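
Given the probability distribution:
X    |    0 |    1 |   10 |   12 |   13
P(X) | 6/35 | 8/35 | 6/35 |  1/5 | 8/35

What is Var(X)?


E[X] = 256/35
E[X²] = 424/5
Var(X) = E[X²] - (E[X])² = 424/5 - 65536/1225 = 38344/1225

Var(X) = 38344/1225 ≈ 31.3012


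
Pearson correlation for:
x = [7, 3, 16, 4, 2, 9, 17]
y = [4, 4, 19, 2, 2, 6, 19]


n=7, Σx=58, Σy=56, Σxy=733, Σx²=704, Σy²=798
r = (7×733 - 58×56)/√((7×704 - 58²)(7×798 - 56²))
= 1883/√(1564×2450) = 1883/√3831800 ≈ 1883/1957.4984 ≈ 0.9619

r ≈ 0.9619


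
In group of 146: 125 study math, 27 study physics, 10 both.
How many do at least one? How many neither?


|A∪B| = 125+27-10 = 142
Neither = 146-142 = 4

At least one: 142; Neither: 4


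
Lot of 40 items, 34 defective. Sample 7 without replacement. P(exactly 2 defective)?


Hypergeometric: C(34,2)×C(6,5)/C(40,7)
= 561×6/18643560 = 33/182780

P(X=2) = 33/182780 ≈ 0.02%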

********************

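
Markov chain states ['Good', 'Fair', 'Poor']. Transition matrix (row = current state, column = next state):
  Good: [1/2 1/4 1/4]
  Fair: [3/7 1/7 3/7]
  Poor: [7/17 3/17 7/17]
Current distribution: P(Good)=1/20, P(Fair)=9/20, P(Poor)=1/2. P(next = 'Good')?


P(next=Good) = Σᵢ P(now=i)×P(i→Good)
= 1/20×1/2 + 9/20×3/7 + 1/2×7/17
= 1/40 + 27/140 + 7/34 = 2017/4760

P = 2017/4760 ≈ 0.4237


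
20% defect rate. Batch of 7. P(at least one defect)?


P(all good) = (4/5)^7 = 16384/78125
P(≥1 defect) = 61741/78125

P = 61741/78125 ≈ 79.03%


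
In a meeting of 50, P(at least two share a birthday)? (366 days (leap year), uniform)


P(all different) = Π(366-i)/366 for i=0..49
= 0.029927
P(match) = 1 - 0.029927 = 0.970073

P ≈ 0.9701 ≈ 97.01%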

********************

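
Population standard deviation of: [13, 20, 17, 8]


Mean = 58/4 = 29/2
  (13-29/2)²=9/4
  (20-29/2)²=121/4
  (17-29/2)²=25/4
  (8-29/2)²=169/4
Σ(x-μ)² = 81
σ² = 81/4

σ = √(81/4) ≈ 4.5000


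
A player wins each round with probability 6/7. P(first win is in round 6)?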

********************

How many lines in the records above contain the word "probability"? Reply with the number and nothing more.

* _SOLUTION FOR THIS TASK_
2